> Saved data entries:
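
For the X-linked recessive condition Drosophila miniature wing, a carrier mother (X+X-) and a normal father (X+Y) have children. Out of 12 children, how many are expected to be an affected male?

Cross: X+X- × X+Y
Offspring: 1 X+X+, 1 X+Y, 1 X+X-, 1 X-Y
Probability of an affected male: 1/4
Expected count = 1/4 × 12 = 3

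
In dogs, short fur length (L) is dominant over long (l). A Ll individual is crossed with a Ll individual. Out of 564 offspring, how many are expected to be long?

Punnett square for Ll × Ll:
Offspring genotypes: 1 LL, 2 Ll, 1 ll
short: 3, long: 1
long: 1 out of 4 → fraction 1/4
Expected count = 1/4 × 564 = 141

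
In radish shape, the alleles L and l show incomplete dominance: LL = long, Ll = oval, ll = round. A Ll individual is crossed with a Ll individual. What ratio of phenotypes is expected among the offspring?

Punnett square for Ll × Ll:
Offspring genotypes: 1 LL, 2 Ll, 1 ll
Phenotype counts: 1 long, 2 oval, 1 round
Ratio: 1 long : 2 oval : 1 round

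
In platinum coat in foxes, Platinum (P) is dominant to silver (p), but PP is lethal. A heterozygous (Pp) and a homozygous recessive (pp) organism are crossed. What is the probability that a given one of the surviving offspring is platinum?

Cross: Pp × pp
Punnett square offspring (before lethality): 2 Pp, 2 pp
No PP offspring are produced in this cross.
platinum: 2 out of 4
Probability: 2/4 = 1/2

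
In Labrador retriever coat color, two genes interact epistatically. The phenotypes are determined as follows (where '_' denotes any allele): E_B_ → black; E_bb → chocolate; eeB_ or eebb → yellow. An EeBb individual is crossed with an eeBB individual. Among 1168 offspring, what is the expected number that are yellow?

Cross: EeBb × eeBB — consider each gene separately:
E gene: Ee × ee → 2 Ee, 2 ee → 2 E_ : 2 ee (out of 4)
B gene: Bb × BB → 2 BB, 2 Bb → 4 B_ (out of 4)
Genotype classes (out of 4 × 4 = 16): E_B_ = 2×4 = 8; eeB_ = 2×4 = 8
Apply the phenotype rules: E_B_ (8) → black; eeB_ (8) → yellow
Phenotype counts (out of 16): 8 black, 8 yellow
yellow: 8 out of 16 → fraction 1/2
Expected count = 1/2 × 1168 = 584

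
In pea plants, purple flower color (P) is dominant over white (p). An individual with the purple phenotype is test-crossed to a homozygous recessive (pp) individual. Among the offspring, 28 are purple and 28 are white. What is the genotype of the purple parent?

Test cross: ? × pp
Offspring: 28 purple, 28 white — approximately 1:1.
A 1:1 ratio in a test cross indicates the unknown parent is heterozygous (Pp).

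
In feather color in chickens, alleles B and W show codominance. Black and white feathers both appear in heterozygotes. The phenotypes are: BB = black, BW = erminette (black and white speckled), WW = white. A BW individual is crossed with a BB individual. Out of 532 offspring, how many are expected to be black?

Punnett square for BW × BB:
Offspring genotypes: 2 BB, 2 BW
Phenotype counts: 2 black, 2 erminette (black and white speckled)
black: 2 out of 4 → fraction 1/2
Expected count = 1/2 × 532 = 266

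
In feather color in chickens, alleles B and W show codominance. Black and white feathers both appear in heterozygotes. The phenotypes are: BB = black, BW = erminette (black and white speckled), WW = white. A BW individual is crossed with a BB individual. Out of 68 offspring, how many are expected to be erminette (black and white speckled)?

Punnett square for BW × BB:
Offspring genotypes: 2 BB, 2 BW
Phenotype counts: 2 black, 2 erminette (black and white speckled)
erminette (black and white speckled): 2 out of 4 → fraction 1/2
Expected count = 1/2 × 68 = 34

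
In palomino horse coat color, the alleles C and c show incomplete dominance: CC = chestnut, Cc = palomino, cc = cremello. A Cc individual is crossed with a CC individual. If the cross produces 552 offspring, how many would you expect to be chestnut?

Punnett square for Cc × CC:
Offspring genotypes: 2 CC, 2 Cc
Phenotype counts: 2 chestnut, 2 palomino
chestnut: 2 out of 4 → fraction 1/2
Expected count = 1/2 × 552 = 276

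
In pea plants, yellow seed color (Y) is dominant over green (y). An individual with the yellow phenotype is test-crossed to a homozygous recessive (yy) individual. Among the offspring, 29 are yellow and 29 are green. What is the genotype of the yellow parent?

Test cross: ? × yy
Offspring: 29 yellow, 29 green — approximately 1:1.
A 1:1 ratio in a test cross indicates the unknown parent is heterozygous (Yy).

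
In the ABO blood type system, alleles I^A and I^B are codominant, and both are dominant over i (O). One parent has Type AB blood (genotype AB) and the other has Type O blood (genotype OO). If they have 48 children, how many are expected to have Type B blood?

Cross: AB × OO
Possible offspring genotypes: 2 AO, 2 BO
Blood type counts: 2 Type A, 2 Type B
Probability of Type B: 2/4 = 1/2
Expected count = 1/2 × 48 = 24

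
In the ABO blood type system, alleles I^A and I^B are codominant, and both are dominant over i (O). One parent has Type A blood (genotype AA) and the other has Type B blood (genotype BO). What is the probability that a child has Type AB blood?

Cross: AA × BO
Possible offspring genotypes: 2 AB, 2 AO
Blood type counts: 2 Type AB, 2 Type A
Probability of Type AB: 2/4 = 1/2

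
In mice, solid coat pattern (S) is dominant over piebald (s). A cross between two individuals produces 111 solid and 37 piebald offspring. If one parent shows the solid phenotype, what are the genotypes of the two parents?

Observed offspring: 111 solid, 37 piebald
The observed ratio simplifies to 3:1. Piebald (ss) offspring appear, so each parent must contribute one s allele. The parent stated to show solid carries S, so it is Ss. The other parent is then either Ss or ss: Ss × ss would give a 1:1 split, whereas Ss × Ss gives 3:1 — matching the data. So both parents are heterozygous (Ss × Ss).
Parent genotypes: Ss × Ss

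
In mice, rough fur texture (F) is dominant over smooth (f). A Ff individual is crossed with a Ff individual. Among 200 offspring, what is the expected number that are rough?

Punnett square for Ff × Ff:
Offspring genotypes: 1 FF, 2 Ff, 1 ff
rough: 3, smooth: 1
rough: 3 out of 4 → fraction 3/4
Expected count = 3/4 × 200 = 150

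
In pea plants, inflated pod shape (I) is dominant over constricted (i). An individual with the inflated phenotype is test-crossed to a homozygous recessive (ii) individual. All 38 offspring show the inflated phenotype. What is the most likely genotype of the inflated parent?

Test cross: ? × ii
All offspring are inflated.
If the unknown parent were heterozygous (Ii), about half of 38 offspring would be constricted; none are. The unknown parent is most likely homozygous dominant (II).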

> Assignment: What you should produce is an exact copy of the records above.

> Answer for the task:
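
For the X-linked recessive condition Drosophila miniature wing, a carrier mother (X+X-) and a normal father (X+Y) have children. Out of 12 children, how many are expected to be an affected male?

Cross: X+X- × X+Y
Offspring: 1 X+X+, 1 X+Y, 1 X+X-, 1 X-Y
Probability of an affected male: 1/4
Expected count = 1/4 × 12 = 3

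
In dogs, short fur length (L) is dominant over long (l). A Ll individual is crossed with a Ll individual. Out of 564 offspring, how many are expected to be long?

Punnett square for Ll × Ll:
Offspring genotypes: 1 LL, 2 Ll, 1 ll
short: 3, long: 1
long: 1 out of 4 → fraction 1/4
Expected count = 1/4 × 564 = 141

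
In radish shape, the alleles L and l show incomplete dominance: LL = long, Ll = oval, ll = round. A Ll individual is crossed with a Ll individual. What ratio of phenotypes is expected among the offspring?

Punnett square for Ll × Ll:
Offspring genotypes: 1 LL, 2 Ll, 1 ll
Phenotype counts: 1 long, 2 oval, 1 round
Ratio: 1 long : 2 oval : 1 round

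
In platinum coat in foxes, Platinum (P) is dominant to silver (p), but PP is lethal. A heterozygous (Pp) and a homozygous recessive (pp) organism are crossed. What is the probability that a given one of the surviving offspring is platinum?

Cross: Pp × pp
Punnett square offspring (before lethality): 2 Pp, 2 pp
No PP offspring are produced in this cross.
platinum: 2 out of 4
Probability: 2/4 = 1/2

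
In Labrador retriever coat color, two genes interact epistatically. The phenotypes are determined as follows (where '_' denotes any allele): E_B_ → black; E_bb → chocolate; eeB_ or eebb → yellow. An EeBb individual is crossed with an eeBB individual. Among 1168 offspring, what is the expected number that are yellow?

Cross: EeBb × eeBB — consider each gene separately:
E gene: Ee × ee → 2 Ee, 2 ee → 2 E_ : 2 ee (out of 4)
B gene: Bb × BB → 2 BB, 2 Bb → 4 B_ (out of 4)
Genotype classes (out of 4 × 4 = 16): E_B_ = 2×4 = 8; eeB_ = 2×4 = 8
Apply the phenotype rules: E_B_ (8) → black; eeB_ (8) → yellow
Phenotype counts (out of 16): 8 black, 8 yellow
yellow: 8 out of 16 → fraction 1/2
Expected count = 1/2 × 1168 = 584

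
In pea plants, purple flower color (P) is dominant over white (p). An individual with the purple phenotype is test-crossed to a homozygous recessive (pp) individual. Among the offspring, 28 are purple and 28 are white. What is the genotype of the purple parent?

Test cross: ? × pp
Offspring: 28 purple, 28 white — approximately 1:1.
A 1:1 ratio in a test cross indicates the unknown parent is heterozygous (Pp).

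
In feather color in chickens, alleles B and W show codominance. Black and white feathers both appear in heterozygotes. The phenotypes are: BB = black, BW = erminette (black and white speckled), WW = white. A BW individual is crossed with a BB individual. Out of 532 offspring, how many are expected to be black?

Punnett square for BW × BB:
Offspring genotypes: 2 BB, 2 BW
Phenotype counts: 2 black, 2 erminette (black and white speckled)
black: 2 out of 4 → fraction 1/2
Expected count = 1/2 × 532 = 266

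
In feather color in chickens, alleles B and W show codominance. Black and white feathers both appear in heterozygotes. The phenotypes are: BB = black, BW = erminette (black and white speckled), WW = white. A BW individual is crossed with a BB individual. Out of 68 offspring, how many are expected to be erminette (black and white speckled)?

Punnett square for BW × BB:
Offspring genotypes: 2 BB, 2 BW
Phenotype counts: 2 black, 2 erminette (black and white speckled)
erminette (black and white speckled): 2 out of 4 → fraction 1/2
Expected count = 1/2 × 68 = 34

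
In palomino horse coat color, the alleles C and c show incomplete dominance: CC = chestnut, Cc = palomino, cc = cremello. A Cc individual is crossed with a CC individual. If the cross produces 552 offspring, how many would you expect to be chestnut?

Punnett square for Cc × CC:
Offspring genotypes: 2 CC, 2 Cc
Phenotype counts: 2 chestnut, 2 palomino
chestnut: 2 out of 4 → fraction 1/2
Expected count = 1/2 × 552 = 276

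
In pea plants, yellow seed color (Y) is dominant over green (y). An individual with the yellow phenotype is test-crossed to a homozygous recessive (yy) individual. Among the offspring, 29 are yellow and 29 are green. What is the genotype of the yellow parent?

Test cross: ? × yy
Offspring: 29 yellow, 29 green — approximately 1:1.
A 1:1 ratio in a test cross indicates the unknown parent is heterozygous (Yy).

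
In the ABO blood type system, alleles I^A and I^B are codominant, and both are dominant over i (O). One parent has Type AB blood (genotype AB) and the other has Type O blood (genotype OO). If they have 48 children, how many are expected to have Type B blood?

Cross: AB × OO
Possible offspring genotypes: 2 AO, 2 BO
Blood type counts: 2 Type A, 2 Type B
Probability of Type B: 2/4 = 1/2
Expected count = 1/2 × 48 = 24

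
In the ABO blood type system, alleles I^A and I^B are codominant, and both are dominant over i (O). One parent has Type A blood (genotype AA) and the other has Type B blood (genotype BO). What is the probability that a child has Type AB blood?

Cross: AA × BO
Possible offspring genotypes: 2 AB, 2 AO
Blood type counts: 2 Type AB, 2 Type A
Probability of Type AB: 2/4 = 1/2

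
In mice, solid coat pattern (S) is dominant over piebald (s). A cross between two individuals produces 111 solid and 37 piebald offspring. If one parent shows the solid phenotype, what are the genotypes of the two parents?

Observed offspring: 111 solid, 37 piebald
The observed ratio simplifies to 3:1. Piebald (ss) offspring appear, so each parent must contribute one s allele. The parent stated to show solid carries S, so it is Ss. The other parent is then either Ss or ss: Ss × ss would give a 1:1 split, whereas Ss × Ss gives 3:1 — matching the data. So both parents are heterozygous (Ss × Ss).
Parent genotypes: Ss × Ss

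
In mice, rough fur texture (F) is dominant over smooth (f). A Ff individual is crossed with a Ff individual. Among 200 offspring, what is the expected number that are rough?

Punnett square for Ff × Ff:
Offspring genotypes: 1 FF, 2 Ff, 1 ff
rough: 3, smooth: 1
rough: 3 out of 4 → fraction 3/4
Expected count = 3/4 × 200 = 150

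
In pea plants, inflated pod shape (I) is dominant over constricted (i). An individual with the inflated phenotype is test-crossed to a homozygous recessive (ii) individual. All 38 offspring show the inflated phenotype. What is the most likely genotype of the inflated parent?

Test cross: ? × ii
All offspring are inflated.
If the unknown parent were heterozygous (Ii), about half of 38 offspring would be constricted; none are. The unknown parent is most likely homozygous dominant (II).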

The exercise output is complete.